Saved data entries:
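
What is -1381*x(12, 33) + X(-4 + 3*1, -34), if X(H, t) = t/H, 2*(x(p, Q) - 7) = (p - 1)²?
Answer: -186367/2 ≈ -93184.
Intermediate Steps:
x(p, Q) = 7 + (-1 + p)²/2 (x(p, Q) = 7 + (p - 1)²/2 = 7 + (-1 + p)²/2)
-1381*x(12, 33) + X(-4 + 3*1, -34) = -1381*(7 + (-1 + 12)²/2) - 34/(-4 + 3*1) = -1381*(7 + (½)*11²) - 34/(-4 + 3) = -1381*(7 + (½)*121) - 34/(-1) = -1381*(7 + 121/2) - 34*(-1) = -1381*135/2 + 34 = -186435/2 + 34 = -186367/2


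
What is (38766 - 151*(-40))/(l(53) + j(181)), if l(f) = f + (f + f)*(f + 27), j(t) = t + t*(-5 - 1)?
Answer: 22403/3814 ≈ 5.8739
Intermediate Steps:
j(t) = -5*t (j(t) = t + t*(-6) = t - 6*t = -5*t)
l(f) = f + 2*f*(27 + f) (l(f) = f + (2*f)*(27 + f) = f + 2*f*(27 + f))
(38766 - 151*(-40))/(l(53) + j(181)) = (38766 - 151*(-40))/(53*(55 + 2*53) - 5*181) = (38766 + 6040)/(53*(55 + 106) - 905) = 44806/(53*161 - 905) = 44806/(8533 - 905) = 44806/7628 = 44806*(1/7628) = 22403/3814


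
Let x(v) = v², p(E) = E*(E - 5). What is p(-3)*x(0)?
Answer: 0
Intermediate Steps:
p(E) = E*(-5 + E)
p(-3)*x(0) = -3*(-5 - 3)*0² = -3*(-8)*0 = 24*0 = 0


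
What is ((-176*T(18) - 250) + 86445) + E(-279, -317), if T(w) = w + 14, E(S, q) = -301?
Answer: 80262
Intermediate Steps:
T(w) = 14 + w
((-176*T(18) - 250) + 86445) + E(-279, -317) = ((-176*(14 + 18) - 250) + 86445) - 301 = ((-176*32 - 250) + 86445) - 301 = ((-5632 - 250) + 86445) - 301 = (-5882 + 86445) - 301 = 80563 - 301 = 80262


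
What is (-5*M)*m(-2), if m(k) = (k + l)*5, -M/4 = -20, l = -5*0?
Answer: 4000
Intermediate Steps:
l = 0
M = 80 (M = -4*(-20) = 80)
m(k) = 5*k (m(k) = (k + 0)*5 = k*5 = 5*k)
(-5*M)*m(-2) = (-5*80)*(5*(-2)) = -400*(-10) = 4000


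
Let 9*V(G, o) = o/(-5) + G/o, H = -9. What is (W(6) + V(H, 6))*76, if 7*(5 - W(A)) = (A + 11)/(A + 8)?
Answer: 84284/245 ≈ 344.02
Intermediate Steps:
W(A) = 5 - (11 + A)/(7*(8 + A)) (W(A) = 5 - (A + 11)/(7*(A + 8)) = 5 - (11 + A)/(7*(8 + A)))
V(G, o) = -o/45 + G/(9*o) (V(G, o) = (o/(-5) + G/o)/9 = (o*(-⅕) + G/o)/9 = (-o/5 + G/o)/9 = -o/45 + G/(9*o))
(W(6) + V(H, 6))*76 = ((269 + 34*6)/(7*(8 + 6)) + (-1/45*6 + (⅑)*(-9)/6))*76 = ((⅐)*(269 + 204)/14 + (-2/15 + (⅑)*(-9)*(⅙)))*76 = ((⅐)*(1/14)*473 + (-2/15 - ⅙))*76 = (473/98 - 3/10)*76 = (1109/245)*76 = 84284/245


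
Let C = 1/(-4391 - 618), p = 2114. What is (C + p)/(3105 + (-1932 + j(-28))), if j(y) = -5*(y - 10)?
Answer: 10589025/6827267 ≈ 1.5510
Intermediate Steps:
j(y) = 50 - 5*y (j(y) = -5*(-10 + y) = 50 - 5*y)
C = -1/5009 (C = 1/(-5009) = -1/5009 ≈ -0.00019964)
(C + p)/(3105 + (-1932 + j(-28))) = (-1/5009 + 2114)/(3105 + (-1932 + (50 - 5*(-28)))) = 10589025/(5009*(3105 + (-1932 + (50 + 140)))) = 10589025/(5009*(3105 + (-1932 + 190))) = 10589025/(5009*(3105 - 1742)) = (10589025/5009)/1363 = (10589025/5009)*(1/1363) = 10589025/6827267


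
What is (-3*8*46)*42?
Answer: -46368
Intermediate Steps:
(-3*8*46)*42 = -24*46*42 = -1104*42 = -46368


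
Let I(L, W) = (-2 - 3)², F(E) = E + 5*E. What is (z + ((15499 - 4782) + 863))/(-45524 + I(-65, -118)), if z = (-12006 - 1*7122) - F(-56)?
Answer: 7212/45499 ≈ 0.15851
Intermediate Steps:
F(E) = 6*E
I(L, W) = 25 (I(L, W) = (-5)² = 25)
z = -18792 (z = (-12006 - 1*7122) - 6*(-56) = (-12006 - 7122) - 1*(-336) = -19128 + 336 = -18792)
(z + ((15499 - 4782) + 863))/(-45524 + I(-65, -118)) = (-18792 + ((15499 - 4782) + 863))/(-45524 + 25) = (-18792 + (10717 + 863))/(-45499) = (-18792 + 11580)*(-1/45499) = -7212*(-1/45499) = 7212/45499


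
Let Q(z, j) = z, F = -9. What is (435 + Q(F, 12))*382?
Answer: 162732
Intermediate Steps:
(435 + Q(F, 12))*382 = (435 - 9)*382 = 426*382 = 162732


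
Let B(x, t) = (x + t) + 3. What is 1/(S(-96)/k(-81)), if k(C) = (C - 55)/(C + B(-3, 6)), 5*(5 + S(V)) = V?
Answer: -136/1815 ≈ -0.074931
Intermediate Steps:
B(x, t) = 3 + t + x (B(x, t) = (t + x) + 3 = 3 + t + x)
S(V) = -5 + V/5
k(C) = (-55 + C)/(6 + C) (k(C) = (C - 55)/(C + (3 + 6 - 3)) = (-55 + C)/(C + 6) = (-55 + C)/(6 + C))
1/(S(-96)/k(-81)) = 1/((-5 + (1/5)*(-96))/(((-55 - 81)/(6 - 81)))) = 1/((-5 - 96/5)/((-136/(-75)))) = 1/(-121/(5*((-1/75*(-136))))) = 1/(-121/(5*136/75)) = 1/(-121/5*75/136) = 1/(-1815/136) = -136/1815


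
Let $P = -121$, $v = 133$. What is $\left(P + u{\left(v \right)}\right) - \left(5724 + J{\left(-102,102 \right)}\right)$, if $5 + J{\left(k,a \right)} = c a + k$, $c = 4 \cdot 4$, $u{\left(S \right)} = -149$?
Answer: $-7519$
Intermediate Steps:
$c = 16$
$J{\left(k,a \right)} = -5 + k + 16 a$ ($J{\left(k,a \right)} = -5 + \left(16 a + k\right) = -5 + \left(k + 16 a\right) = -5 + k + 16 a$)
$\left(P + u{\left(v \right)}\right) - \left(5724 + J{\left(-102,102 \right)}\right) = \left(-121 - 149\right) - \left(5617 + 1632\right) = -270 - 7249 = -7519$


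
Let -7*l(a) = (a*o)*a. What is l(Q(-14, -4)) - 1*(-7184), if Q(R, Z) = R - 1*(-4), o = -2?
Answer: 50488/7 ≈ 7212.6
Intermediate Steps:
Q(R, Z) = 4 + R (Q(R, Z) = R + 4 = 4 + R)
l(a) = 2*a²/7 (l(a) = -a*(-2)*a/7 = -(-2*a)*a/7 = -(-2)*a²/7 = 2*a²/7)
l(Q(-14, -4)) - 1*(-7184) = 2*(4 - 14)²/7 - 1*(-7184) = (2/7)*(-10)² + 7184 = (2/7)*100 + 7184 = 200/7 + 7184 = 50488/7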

---

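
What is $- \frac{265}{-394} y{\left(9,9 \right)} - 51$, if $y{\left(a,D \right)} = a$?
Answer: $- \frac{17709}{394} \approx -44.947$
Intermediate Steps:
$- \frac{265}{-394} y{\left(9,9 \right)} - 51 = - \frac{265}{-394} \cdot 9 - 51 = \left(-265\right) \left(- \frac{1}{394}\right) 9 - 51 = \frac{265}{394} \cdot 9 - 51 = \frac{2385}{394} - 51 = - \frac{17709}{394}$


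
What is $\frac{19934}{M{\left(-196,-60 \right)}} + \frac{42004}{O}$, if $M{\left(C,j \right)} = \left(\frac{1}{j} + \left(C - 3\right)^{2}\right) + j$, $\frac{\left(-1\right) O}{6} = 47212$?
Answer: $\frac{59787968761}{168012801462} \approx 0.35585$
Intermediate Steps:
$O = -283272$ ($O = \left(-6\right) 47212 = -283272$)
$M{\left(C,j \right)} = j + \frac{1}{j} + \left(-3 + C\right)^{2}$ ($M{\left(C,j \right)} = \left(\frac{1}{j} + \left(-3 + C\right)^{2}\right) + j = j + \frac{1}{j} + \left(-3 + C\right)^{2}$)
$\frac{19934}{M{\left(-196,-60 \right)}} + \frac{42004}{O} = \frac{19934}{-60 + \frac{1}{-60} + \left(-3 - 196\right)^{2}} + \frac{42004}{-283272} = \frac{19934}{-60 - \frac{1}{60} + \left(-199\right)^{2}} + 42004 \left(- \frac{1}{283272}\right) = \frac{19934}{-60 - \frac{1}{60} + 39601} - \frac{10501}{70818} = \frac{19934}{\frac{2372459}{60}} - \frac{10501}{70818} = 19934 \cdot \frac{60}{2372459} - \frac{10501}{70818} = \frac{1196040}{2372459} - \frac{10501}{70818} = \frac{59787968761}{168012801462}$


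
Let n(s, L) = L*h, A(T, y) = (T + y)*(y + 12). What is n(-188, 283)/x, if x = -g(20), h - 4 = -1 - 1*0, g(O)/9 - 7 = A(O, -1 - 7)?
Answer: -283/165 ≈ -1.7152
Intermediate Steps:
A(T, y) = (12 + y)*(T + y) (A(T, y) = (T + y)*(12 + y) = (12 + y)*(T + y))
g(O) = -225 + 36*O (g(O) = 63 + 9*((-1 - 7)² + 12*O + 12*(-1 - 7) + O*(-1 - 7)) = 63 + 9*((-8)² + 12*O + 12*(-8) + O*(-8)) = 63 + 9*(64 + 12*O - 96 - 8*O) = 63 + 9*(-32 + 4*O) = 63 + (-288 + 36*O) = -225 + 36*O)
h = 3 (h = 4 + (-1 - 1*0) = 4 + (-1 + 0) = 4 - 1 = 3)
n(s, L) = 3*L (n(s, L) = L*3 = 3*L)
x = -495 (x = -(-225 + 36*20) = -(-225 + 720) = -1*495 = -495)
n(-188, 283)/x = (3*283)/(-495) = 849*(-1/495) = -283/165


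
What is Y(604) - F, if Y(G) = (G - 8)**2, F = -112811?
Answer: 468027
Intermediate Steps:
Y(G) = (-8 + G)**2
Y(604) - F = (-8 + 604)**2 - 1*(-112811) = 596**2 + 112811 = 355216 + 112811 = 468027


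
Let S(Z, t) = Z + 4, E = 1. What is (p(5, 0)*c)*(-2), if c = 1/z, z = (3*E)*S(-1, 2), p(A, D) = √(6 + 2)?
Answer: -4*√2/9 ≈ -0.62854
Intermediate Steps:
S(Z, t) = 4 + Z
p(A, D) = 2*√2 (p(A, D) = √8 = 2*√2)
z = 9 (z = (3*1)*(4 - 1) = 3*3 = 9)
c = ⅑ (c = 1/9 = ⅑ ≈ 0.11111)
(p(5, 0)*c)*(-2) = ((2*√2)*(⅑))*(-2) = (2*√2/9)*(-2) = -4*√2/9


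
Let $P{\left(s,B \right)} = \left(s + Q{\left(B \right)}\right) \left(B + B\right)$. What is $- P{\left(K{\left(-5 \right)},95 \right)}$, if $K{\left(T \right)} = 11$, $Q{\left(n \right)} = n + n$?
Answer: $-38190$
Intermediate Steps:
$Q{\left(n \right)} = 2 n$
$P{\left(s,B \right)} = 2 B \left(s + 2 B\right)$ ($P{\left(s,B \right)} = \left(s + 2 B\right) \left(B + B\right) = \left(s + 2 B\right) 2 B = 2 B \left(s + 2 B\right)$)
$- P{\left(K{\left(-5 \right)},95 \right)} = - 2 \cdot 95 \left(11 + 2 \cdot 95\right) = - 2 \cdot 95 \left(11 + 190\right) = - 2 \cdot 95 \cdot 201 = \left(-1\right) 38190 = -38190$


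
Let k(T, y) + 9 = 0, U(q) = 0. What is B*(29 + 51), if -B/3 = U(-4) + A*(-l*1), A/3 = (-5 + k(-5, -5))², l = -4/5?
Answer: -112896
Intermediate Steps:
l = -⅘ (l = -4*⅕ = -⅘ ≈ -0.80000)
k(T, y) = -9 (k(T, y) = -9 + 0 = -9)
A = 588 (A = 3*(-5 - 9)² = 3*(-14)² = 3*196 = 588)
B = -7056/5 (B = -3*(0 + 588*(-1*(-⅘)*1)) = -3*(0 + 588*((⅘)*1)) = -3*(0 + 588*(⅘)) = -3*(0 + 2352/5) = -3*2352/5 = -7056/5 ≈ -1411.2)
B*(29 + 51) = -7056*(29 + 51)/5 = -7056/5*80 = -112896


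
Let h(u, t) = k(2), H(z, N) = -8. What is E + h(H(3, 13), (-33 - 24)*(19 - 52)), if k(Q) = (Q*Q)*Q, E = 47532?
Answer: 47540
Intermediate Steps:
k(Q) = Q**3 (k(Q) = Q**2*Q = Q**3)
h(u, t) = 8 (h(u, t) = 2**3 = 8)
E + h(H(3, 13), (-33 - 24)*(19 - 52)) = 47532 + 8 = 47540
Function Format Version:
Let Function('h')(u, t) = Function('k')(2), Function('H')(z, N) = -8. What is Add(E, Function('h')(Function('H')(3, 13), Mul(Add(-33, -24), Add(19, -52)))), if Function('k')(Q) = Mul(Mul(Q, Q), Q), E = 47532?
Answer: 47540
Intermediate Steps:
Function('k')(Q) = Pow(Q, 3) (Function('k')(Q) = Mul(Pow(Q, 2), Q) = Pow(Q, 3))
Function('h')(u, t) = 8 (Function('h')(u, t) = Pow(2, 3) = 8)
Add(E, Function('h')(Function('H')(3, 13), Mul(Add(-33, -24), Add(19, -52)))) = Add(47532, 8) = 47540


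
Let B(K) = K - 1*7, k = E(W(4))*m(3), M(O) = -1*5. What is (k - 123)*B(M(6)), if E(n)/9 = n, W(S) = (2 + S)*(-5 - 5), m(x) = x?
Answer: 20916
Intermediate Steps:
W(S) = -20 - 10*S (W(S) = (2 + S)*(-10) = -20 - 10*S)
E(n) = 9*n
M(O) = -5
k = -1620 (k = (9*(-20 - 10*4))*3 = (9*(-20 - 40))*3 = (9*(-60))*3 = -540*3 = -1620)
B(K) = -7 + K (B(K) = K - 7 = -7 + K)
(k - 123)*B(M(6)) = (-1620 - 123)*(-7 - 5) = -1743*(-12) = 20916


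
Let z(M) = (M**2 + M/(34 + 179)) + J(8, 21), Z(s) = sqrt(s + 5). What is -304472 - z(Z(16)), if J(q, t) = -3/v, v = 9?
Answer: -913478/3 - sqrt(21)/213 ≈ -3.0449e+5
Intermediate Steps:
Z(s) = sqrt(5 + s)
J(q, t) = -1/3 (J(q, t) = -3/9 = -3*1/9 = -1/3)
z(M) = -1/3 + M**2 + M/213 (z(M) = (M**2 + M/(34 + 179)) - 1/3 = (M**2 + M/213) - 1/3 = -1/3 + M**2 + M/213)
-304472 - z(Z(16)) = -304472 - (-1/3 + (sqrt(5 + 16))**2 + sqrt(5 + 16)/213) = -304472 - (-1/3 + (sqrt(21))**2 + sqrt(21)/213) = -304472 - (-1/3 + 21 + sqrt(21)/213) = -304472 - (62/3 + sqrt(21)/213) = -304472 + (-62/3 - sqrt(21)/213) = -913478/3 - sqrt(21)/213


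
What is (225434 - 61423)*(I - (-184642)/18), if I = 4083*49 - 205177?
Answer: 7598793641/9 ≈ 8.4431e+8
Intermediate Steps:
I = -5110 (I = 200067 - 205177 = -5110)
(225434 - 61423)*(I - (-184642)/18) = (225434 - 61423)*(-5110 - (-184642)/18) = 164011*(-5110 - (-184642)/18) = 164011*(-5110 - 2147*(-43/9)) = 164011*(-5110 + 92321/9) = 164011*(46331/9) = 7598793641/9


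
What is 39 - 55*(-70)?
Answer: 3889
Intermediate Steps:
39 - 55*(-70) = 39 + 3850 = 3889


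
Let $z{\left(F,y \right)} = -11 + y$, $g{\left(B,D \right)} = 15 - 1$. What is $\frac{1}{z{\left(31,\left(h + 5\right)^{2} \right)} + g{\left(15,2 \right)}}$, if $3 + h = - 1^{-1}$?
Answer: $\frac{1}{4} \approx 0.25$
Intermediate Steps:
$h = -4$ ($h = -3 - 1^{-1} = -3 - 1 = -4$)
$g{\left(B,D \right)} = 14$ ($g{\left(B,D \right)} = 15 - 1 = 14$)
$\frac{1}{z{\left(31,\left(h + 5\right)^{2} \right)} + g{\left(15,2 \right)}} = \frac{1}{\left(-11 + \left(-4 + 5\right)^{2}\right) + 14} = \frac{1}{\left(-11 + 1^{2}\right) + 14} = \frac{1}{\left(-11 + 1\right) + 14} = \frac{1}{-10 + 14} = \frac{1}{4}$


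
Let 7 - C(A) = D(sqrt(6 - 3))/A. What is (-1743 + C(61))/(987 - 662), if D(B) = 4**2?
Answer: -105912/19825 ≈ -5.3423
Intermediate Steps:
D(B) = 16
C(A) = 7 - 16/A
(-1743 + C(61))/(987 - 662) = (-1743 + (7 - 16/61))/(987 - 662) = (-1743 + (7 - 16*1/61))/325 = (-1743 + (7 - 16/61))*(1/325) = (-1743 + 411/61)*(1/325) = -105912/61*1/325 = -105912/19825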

* * *

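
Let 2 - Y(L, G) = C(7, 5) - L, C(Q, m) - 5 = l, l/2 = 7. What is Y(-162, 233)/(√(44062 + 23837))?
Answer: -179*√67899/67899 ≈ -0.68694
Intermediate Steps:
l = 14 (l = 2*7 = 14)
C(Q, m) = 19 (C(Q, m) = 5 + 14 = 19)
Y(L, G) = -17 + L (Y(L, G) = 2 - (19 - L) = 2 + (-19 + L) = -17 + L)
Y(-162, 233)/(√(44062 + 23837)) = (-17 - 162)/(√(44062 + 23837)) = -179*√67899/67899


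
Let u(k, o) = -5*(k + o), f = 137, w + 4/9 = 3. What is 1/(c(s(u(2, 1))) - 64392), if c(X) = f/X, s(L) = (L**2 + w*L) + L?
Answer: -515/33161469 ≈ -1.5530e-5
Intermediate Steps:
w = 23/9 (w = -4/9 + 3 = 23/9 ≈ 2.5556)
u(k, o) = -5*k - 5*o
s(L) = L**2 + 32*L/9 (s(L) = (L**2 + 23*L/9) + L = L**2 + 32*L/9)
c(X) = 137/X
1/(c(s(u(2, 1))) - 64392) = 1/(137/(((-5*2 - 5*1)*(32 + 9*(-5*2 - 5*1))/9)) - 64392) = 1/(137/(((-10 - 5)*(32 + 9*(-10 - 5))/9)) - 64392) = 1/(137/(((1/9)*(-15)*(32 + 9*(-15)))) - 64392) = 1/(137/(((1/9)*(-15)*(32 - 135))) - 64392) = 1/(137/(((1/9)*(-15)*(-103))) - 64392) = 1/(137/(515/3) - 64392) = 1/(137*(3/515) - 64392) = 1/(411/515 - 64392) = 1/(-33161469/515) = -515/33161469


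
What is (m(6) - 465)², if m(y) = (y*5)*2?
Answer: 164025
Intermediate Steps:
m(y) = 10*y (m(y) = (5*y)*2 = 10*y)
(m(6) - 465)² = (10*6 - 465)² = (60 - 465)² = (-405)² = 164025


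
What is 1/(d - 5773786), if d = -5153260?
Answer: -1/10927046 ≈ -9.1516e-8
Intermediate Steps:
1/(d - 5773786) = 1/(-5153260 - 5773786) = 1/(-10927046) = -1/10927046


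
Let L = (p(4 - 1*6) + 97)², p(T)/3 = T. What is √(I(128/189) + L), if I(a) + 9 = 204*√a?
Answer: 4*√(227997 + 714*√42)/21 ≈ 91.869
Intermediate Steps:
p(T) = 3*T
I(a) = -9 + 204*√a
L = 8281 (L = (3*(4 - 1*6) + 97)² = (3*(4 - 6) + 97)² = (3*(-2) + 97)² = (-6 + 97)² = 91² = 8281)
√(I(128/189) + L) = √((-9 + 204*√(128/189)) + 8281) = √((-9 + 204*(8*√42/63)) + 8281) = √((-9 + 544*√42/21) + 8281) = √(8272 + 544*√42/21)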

◆ **Problem to solve**: Send back an exact copy of only the lines from the line with "Let z(M) = (M**2" up to and including the line with "Answer: 7598793641/9 ≈ 8.4431e+8" in the data above.

◆ **Solution for this problem**:
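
Let z(M) = (M**2 + M/(34 + 179)) + J(8, 21), Z(s) = sqrt(s + 5). What is -304472 - z(Z(16)), if J(q, t) = -3/v, v = 9?
Answer: -913478/3 - sqrt(21)/213 ≈ -3.0449e+5
Intermediate Steps:
Z(s) = sqrt(5 + s)
J(q, t) = -1/3 (J(q, t) = -3/9 = -3*1/9 = -1/3)
z(M) = -1/3 + M**2 + M/213 (z(M) = (M**2 + M/(34 + 179)) - 1/3 = (M**2 + M/213) - 1/3 = -1/3 + M**2 + M/213)
-304472 - z(Z(16)) = -304472 - (-1/3 + (sqrt(5 + 16))**2 + sqrt(5 + 16)/213) = -304472 - (-1/3 + (sqrt(21))**2 + sqrt(21)/213) = -304472 - (-1/3 + 21 + sqrt(21)/213) = -304472 - (62/3 + sqrt(21)/213) = -304472 + (-62/3 - sqrt(21)/213) = -913478/3 - sqrt(21)/213


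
What is (225434 - 61423)*(I - (-184642)/18), if I = 4083*49 - 205177?
Answer: 7598793641/9 ≈ 8.4431e+8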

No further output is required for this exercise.